* TASK OBJECTIVE: From first line to last, write out the data precisely as shown.
=====
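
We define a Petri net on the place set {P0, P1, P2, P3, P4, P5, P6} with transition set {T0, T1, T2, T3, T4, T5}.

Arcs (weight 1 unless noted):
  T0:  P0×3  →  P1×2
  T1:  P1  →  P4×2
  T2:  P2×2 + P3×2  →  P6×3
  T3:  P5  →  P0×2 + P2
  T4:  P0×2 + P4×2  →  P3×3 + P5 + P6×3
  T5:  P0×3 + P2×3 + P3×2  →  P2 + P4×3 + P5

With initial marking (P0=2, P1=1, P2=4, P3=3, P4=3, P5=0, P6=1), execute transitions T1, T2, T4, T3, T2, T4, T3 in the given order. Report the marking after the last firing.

(P0=2, P1=0, P2=2, P3=5, P4=1, P5=0, P6=13)

step 1: fire T1:  (P0=2, P1=1, P2=4, P3=3, P4=3, P5=0, P6=1) → (P0=2, P1=0, P2=4, P3=3, P4=5, P5=0, P6=1)
step 2: fire T2:  (P0=2, P1=0, P2=4, P3=3, P4=5, P5=0, P6=1) → (P0=2, P1=0, P2=2, P3=1, P4=5, P5=0, P6=4)
step 3: fire T4:  (P0=2, P1=0, P2=2, P3=1, P4=5, P5=0, P6=4) → (P0=0, P1=0, P2=2, P3=4, P4=3, P5=1, P6=7)
step 4: fire T3:  (P0=0, P1=0, P2=2, P3=4, P4=3, P5=1, P6=7) → (P0=2, P1=0, P2=3, P3=4, P4=3, P5=0, P6=7)
step 5: fire T2:  (P0=2, P1=0, P2=3, P3=4, P4=3, P5=0, P6=7) → (P0=2, P1=0, P2=1, P3=2, P4=3, P5=0, P6=10)
step 6: fire T4:  (P0=2, P1=0, P2=1, P3=2, P4=3, P5=0, P6=10) → (P0=0, P1=0, P2=1, P3=5, P4=1, P5=1, P6=13)
step 7: fire T3:  (P0=0, P1=0, P2=1, P3=5, P4=1, P5=1, P6=13) → (P0=2, P1=0, P2=2, P3=5, P4=1, P5=0, P6=13)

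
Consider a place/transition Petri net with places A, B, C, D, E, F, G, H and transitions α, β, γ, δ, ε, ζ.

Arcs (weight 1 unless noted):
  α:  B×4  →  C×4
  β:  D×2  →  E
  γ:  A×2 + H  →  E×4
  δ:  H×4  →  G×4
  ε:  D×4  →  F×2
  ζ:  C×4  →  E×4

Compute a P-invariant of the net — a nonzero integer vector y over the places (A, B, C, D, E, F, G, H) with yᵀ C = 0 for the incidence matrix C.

y = (A:4, B:2, C:2, D:1, E:2, F:2, G:0, H:0)

Incidence matrix C (rows=places, cols=transitions):
        α    β    γ    δ    ε    ζ
    A   0    0   -2    0    0    0
    B  -4    0    0    0    0    0
    C   4    0    0    0    0   -4
    D   0   -2    0    0   -4    0
    E   0    1    4    0    0    4
    F   0    0    0    0    2    0
    G   0    0    0    4    0    0
    H   0    0   -1   -4    0    0

Candidate y = [4, 2, 2, 1, 2, 2, 0, 0]; check y·C column-wise:
  col α: 4·0 + 2·-4 + 2·4 + 1·0 + 2·0 + 2·0 = 0
  col β: 4·0 + 2·0 + 2·0 + 1·-2 + 2·1 + 2·0 = 0
  col γ: 4·-2 + 2·0 + 2·0 + 1·0 + 2·4 + 2·0 + 0·-1 = 0
  col δ: 4·0 + 2·0 + 2·0 + 1·0 + 2·0 + 2·0 + 0·4 + 0·-4 = 0
  col ε: 4·0 + 2·0 + 2·0 + 1·-4 + 2·0 + 2·2 = 0
  col ζ: 4·0 + 2·0 + 2·-4 + 1·0 + 2·4 + 2·0 = 0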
=====
* YOUR RESPONSE:
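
We define a Petri net on the place set {P0, P1, P2, P3, P4, P5, P6} with transition set {T0, T1, T2, T3, T4, T5}.

Arcs (weight 1 unless noted):
  T0:  P0×3  →  P1×2
  T1:  P1  →  P4×2
  T2:  P2×2 + P3×2  →  P6×3
  T3:  P5  →  P0×2 + P2
  T4:  P0×2 + P4×2  →  P3×3 + P5 + P6×3
  T5:  P0×3 + P2×3 + P3×2  →  P2 + P4×3 + P5

With initial marking (P0=2, P1=1, P2=4, P3=3, P4=3, P5=0, P6=1), execute transitions T1, T2, T4, T3, T2, T4, T3 in the given order. Report the marking after the last firing.

(P0=2, P1=0, P2=2, P3=5, P4=1, P5=0, P6=13)

step 1: fire T1:  (P0=2, P1=1, P2=4, P3=3, P4=3, P5=0, P6=1) → (P0=2, P1=0, P2=4, P3=3, P4=5, P5=0, P6=1)
step 2: fire T2:  (P0=2, P1=0, P2=4, P3=3, P4=5, P5=0, P6=1) → (P0=2, P1=0, P2=2, P3=1, P4=5, P5=0, P6=4)
step 3: fire T4:  (P0=2, P1=0, P2=2, P3=1, P4=5, P5=0, P6=4) → (P0=0, P1=0, P2=2, P3=4, P4=3, P5=1, P6=7)
step 4: fire T3:  (P0=0, P1=0, P2=2, P3=4, P4=3, P5=1, P6=7) → (P0=2, P1=0, P2=3, P3=4, P4=3, P5=0, P6=7)
step 5: fire T2:  (P0=2, P1=0, P2=3, P3=4, P4=3, P5=0, P6=7) → (P0=2, P1=0, P2=1, P3=2, P4=3, P5=0, P6=10)
step 6: fire T4:  (P0=2, P1=0, P2=1, P3=2, P4=3, P5=0, P6=10) → (P0=0, P1=0, P2=1, P3=5, P4=1, P5=1, P6=13)
step 7: fire T3:  (P0=0, P1=0, P2=1, P3=5, P4=1, P5=1, P6=13) → (P0=2, P1=0, P2=2, P3=5, P4=1, P5=0, P6=13)

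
Consider a place/transition Petri net with places A, B, C, D, E, F, G, H and transitions α, β, γ, δ, ε, ζ.

Arcs (weight 1 unless noted):
  α:  B×4  →  C×4
  β:  D×2  →  E
  γ:  A×2 + H  →  E×4
  δ:  H×4  →  G×4
  ε:  D×4  →  F×2
  ζ:  C×4  →  E×4

Compute a P-invariant of the net — a nonzero integer vector y over the places (A, B, C, D, E, F, G, H) with yᵀ C = 0 for the incidence matrix C.

y = (A:4, B:2, C:2, D:1, E:2, F:2, G:0, H:0)

Incidence matrix C (rows=places, cols=transitions):
        α    β    γ    δ    ε    ζ
    A   0    0   -2    0    0    0
    B  -4    0    0    0    0    0
    C   4    0    0    0    0   -4
    D   0   -2    0    0   -4    0
    E   0    1    4    0    0    4
    F   0    0    0    0    2    0
    G   0    0    0    4    0    0
    H   0    0   -1   -4    0    0

Candidate y = [4, 2, 2, 1, 2, 2, 0, 0]; check y·C column-wise:
  col α: 4·0 + 2·-4 + 2·4 + 1·0 + 2·0 + 2·0 = 0
  col β: 4·0 + 2·0 + 2·0 + 1·-2 + 2·1 + 2·0 = 0
  col γ: 4·-2 + 2·0 + 2·0 + 1·0 + 2·4 + 2·0 + 0·-1 = 0
  col δ: 4·0 + 2·0 + 2·0 + 1·0 + 2·0 + 2·0 + 0·4 + 0·-4 = 0
  col ε: 4·0 + 2·0 + 2·0 + 1·-4 + 2·0 + 2·2 = 0
  col ζ: 4·0 + 2·0 + 2·-4 + 1·0 + 2·4 + 2·0 = 0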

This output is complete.